◆ Work to complete ◆
Which lines in the data below contain the word "Text"? Copy each of them.

◆ Entries shown ◆
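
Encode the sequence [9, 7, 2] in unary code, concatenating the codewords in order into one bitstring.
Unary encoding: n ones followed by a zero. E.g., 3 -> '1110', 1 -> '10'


Encode each number as n ones followed by a terminating 0:
  9 -> 1111111110 (10 bits)
  7 -> 11111110 (8 bits)
  2 -> 110 (3 bits)
Total length = 10 + 8 + 3 = 21 bits.

Unary([9, 7, 2]) = 111111111011111110110 (21 bits)


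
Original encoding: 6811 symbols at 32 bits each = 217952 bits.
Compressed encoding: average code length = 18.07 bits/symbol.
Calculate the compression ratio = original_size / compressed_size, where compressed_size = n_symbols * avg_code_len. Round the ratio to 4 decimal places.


original_size = n_symbols * orig_bits = 6811 * 32 = 217952 bits
compressed_size = n_symbols * avg_code_len = 6811 * 18.07 = 123074.77 bits
ratio = original_size / compressed_size = 217952 / 123074.77 = 1.7709

Compression ratio = 1.7709


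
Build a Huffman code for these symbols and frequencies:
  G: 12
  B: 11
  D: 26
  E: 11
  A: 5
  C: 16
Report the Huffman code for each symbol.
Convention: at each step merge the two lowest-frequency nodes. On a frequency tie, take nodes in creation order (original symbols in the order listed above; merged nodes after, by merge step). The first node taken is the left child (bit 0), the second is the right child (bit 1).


Huffman tree construction:
Step 1: Merge A(5) + B(11) = 16
Step 2: Merge E(11) + G(12) = 23
Step 3: Merge C(16) + (A+B)(16) = 32
Step 4: Merge (E+G)(23) + D(26) = 49
Step 5: Merge (C+(A+B))(32) + ((E+G)+D)(49) = 81
Read each symbol's code off the tree from the root (left child = 0, right child = 1).

Codes:
  G: 101 (length 3)
  B: 011 (length 3)
  D: 11 (length 2)
  E: 100 (length 3)
  A: 010 (length 3)
  C: 00 (length 2)
Average code length: 201/81 = 2.4815 bits/symbol


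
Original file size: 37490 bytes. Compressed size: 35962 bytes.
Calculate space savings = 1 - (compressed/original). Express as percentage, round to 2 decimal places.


ratio = compressed/original = 35962/37490 = 0.959242
savings = 1 - ratio = 1 - 0.959242 = 0.040758
as a percentage: 0.040758 * 100 = 4.08%

Space savings = 1 - 35962/37490 = 4.08%


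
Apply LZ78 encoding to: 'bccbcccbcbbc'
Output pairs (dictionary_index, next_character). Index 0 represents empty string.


LZ78 encoding steps:
Dictionary: {0: ''}
Step 1: w='' (idx 0), next='b' -> output (0, 'b'), add 'b' as idx 1
Step 2: w='' (idx 0), next='c' -> output (0, 'c'), add 'c' as idx 2
Step 3: w='c' (idx 2), next='b' -> output (2, 'b'), add 'cb' as idx 3
Step 4: w='c' (idx 2), next='c' -> output (2, 'c'), add 'cc' as idx 4
Step 5: w='cb' (idx 3), next='c' -> output (3, 'c'), add 'cbc' as idx 5
Step 6: w='b' (idx 1), next='b' -> output (1, 'b'), add 'bb' as idx 6
Step 7: w='c' (idx 2), end of input -> output (2, '')


Encoded: [(0, 'b'), (0, 'c'), (2, 'b'), (2, 'c'), (3, 'c'), (1, 'b'), (2, '')]


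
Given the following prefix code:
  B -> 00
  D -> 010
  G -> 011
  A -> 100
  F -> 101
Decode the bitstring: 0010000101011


Decoding step by step:
Bits 00 -> B
Bits 100 -> A
Bits 00 -> B
Bits 101 -> F
Bits 011 -> G


Decoded message: BABFG


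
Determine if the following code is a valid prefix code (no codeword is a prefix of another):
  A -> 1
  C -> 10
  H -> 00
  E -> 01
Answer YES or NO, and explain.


Checking each pair (does one codeword prefix another?):
  A='1' vs C='10': prefix -- VIOLATION

NO -- this is NOT a valid prefix code. A (1) is a prefix of C (10).


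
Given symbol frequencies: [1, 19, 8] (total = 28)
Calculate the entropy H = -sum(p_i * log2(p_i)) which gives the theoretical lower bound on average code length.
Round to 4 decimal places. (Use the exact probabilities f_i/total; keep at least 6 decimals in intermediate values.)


Per-symbol terms -p_i * log2(p_i) with p_i = f_i/28:
  p = 1/28 = 0.035714: log2(p) = -4.807355, -p*log2(p) = 0.171691
  p = 19/28 = 0.678571: log2(p) = -0.559427, -p*log2(p) = 0.379611
  p = 8/28 = 0.285714: log2(p) = -1.807355, -p*log2(p) = 0.516387
H = 0.171691 + 0.379611 + 0.516387 = 1.067689

H = 1.0677 bits/symbol


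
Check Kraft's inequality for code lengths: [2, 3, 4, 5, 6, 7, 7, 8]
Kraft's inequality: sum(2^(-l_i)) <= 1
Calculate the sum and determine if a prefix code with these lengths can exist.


Sum = 2^(-2) + 2^(-3) + 2^(-4) + 2^(-5) + 2^(-6) + 2^(-7) + 2^(-7) + 2^(-8)
    = 0.25 + 0.125 + 0.0625 + 0.03125 + 0.015625 + 0.0078125 + 0.0078125 + 0.00390625
    = 129/256 = 0.50390625
Since 0.50390625 <= 1, Kraft's inequality IS satisfied.
A prefix code with these lengths CAN exist.

Kraft sum = 0.50390625. Satisfied.


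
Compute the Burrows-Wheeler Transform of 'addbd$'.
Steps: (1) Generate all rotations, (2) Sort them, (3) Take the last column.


Rotations (sorted):
  0: $addbd -> last char: d
  1: addbd$ -> last char: $
  2: bd$add -> last char: d
  3: d$addb -> last char: b
  4: dbd$ad -> last char: d
  5: ddbd$a -> last char: a


BWT = d$dbda


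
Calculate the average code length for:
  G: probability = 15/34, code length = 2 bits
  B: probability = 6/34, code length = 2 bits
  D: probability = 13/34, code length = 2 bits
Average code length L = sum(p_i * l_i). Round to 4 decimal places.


Weighted contributions p_i * l_i:
  G: (15/34) * 2 = 30/34
  B: (6/34) * 2 = 12/34
  D: (13/34) * 2 = 26/34
Sum = (30 + 12 + 26)/34 = 68/34

L = 68/34 = 2.0000 bits/symbol


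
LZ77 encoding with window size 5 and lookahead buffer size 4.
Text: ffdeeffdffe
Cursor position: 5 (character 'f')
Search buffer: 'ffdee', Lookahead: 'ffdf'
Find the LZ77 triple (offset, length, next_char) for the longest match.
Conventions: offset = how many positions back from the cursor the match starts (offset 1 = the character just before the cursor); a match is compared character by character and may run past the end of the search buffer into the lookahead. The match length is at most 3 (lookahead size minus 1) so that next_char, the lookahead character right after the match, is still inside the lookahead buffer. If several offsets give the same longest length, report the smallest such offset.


Try each offset into the search buffer:
  offset=1 (pos 4, char 'e'): match length 0
  offset=2 (pos 3, char 'e'): match length 0
  offset=3 (pos 2, char 'd'): match length 0
  offset=4 (pos 1, char 'f'): match length 1
  offset=5 (pos 0, char 'f'): match length 3
Longest match has length 3 at offset 5.
next_char = character at position 5 + 3 = 8 -> 'f'

Best match: offset=5, length=3 (matching 'ffd' starting at position 0)
LZ77 triple: (5, 3, 'f')


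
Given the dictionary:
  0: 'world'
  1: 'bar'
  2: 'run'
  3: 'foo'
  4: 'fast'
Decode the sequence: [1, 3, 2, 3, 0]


Look up each index in the dictionary:
  1 -> 'bar'
  3 -> 'foo'
  2 -> 'run'
  3 -> 'foo'
  0 -> 'world'

Decoded: "bar foo run foo world"


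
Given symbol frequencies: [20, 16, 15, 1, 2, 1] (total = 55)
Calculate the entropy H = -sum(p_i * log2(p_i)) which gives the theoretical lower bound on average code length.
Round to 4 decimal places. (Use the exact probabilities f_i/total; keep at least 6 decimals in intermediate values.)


Per-symbol terms -p_i * log2(p_i) with p_i = f_i/55:
  p = 20/55 = 0.363636: log2(p) = -1.459432, -p*log2(p) = 0.530702
  p = 16/55 = 0.290909: log2(p) = -1.781360, -p*log2(p) = 0.518214
  p = 15/55 = 0.272727: log2(p) = -1.874469, -p*log2(p) = 0.511219
  p = 1/55 = 0.018182: log2(p) = -5.781360, -p*log2(p) = 0.105116
  p = 2/55 = 0.036364: log2(p) = -4.781360, -p*log2(p) = 0.173868
  p = 1/55 = 0.018182: log2(p) = -5.781360, -p*log2(p) = 0.105116
H = 0.530702 + 0.518214 + 0.511219 + 0.105116 + 0.173868 + 0.105116 = 1.944235

H = 1.9442 bits/symbol


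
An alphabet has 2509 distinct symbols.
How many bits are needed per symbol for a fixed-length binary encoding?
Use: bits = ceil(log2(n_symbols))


log2(2509) = 11.2929
Bracket: 2^11 = 2048 < 2509 <= 2^12 = 4096
So ceil(log2(2509)) = 12

bits = ceil(log2(2509)) = ceil(11.2929) = 12 bits


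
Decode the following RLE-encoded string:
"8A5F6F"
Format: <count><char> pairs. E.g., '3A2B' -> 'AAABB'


Expanding each <count><char> pair:
  8A -> 'AAAAAAAA'
  5F -> 'FFFFF'
  6F -> 'FFFFFF'

Decoded = AAAAAAAAFFFFFFFFFFF


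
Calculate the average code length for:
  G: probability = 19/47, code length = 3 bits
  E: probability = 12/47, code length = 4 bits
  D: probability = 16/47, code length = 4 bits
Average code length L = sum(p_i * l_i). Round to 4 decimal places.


Weighted contributions p_i * l_i:
  G: (19/47) * 3 = 57/47
  E: (12/47) * 4 = 48/47
  D: (16/47) * 4 = 64/47
Sum = (57 + 48 + 64)/47 = 169/47

L = 169/47 = 3.5957 bits/symbol


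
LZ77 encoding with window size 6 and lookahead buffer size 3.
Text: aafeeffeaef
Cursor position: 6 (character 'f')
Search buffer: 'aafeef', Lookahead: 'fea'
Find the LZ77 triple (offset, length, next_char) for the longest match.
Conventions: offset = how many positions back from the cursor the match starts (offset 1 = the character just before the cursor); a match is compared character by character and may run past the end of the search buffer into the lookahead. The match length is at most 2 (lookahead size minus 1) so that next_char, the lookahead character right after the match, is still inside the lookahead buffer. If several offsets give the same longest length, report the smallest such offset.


Try each offset into the search buffer:
  offset=1 (pos 5, char 'f'): match length 1
  offset=2 (pos 4, char 'e'): match length 0
  offset=3 (pos 3, char 'e'): match length 0
  offset=4 (pos 2, char 'f'): match length 2
  offset=5 (pos 1, char 'a'): match length 0
  offset=6 (pos 0, char 'a'): match length 0
Longest match has length 2 at offset 4.
next_char = character at position 6 + 2 = 8 -> 'a'

Best match: offset=4, length=2 (matching 'fe' starting at position 2)
LZ77 triple: (4, 2, 'a')


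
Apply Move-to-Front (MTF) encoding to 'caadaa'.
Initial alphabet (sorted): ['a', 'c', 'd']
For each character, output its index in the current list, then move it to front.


MTF encoding:
'c': index 1 in ['a', 'c', 'd'] -> ['c', 'a', 'd']
'a': index 1 in ['c', 'a', 'd'] -> ['a', 'c', 'd']
'a': index 0 in ['a', 'c', 'd'] -> ['a', 'c', 'd']
'd': index 2 in ['a', 'c', 'd'] -> ['d', 'a', 'c']
'a': index 1 in ['d', 'a', 'c'] -> ['a', 'd', 'c']
'a': index 0 in ['a', 'd', 'c'] -> ['a', 'd', 'c']


Output: [1, 1, 0, 2, 1, 0]


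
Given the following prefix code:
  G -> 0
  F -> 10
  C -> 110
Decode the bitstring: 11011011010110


Decoding step by step:
Bits 110 -> C
Bits 110 -> C
Bits 110 -> C
Bits 10 -> F
Bits 110 -> C


Decoded message: CCCFC


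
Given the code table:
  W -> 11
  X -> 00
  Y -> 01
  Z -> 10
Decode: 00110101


Decoding:
00 -> X
11 -> W
01 -> Y
01 -> Y


Result: XWYY


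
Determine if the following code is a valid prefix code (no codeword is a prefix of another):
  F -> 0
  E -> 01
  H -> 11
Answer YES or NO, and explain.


Checking each pair (does one codeword prefix another?):
  F='0' vs E='01': prefix -- VIOLATION

NO -- this is NOT a valid prefix code. F (0) is a prefix of E (01).


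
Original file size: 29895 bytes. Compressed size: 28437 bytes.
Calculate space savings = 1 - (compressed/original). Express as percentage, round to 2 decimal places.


ratio = compressed/original = 28437/29895 = 0.951229
savings = 1 - ratio = 1 - 0.951229 = 0.048771
as a percentage: 0.048771 * 100 = 4.88%

Space savings = 1 - 28437/29895 = 4.88%


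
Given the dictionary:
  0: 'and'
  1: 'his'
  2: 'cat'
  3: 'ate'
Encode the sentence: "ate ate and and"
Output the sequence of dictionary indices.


Look up each word in the dictionary:
  'ate' -> 3
  'ate' -> 3
  'and' -> 0
  'and' -> 0

Encoded: [3, 3, 0, 0]


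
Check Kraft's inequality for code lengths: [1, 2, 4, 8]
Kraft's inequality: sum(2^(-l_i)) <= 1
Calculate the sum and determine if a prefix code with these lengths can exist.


Sum = 2^(-1) + 2^(-2) + 2^(-4) + 2^(-8)
    = 0.5 + 0.25 + 0.0625 + 0.00390625
    = 209/256 = 0.81640625
Since 0.81640625 <= 1, Kraft's inequality IS satisfied.
A prefix code with these lengths CAN exist.

Kraft sum = 0.81640625. Satisfied.


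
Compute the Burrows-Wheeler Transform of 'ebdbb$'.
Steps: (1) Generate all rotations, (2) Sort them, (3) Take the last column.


Rotations (sorted):
  0: $ebdbb -> last char: b
  1: b$ebdb -> last char: b
  2: bb$ebd -> last char: d
  3: bdbb$e -> last char: e
  4: dbb$eb -> last char: b
  5: ebdbb$ -> last char: $


BWT = bbdeb$


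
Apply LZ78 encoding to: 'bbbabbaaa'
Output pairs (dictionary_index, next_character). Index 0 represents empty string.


LZ78 encoding steps:
Dictionary: {0: ''}
Step 1: w='' (idx 0), next='b' -> output (0, 'b'), add 'b' as idx 1
Step 2: w='b' (idx 1), next='b' -> output (1, 'b'), add 'bb' as idx 2
Step 3: w='' (idx 0), next='a' -> output (0, 'a'), add 'a' as idx 3
Step 4: w='bb' (idx 2), next='a' -> output (2, 'a'), add 'bba' as idx 4
Step 5: w='a' (idx 3), next='a' -> output (3, 'a'), add 'aa' as idx 5


Encoded: [(0, 'b'), (1, 'b'), (0, 'a'), (2, 'a'), (3, 'a')]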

◆ Exercise output ◆
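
Text: ffdeeffdffe
Text: aafeeffeaef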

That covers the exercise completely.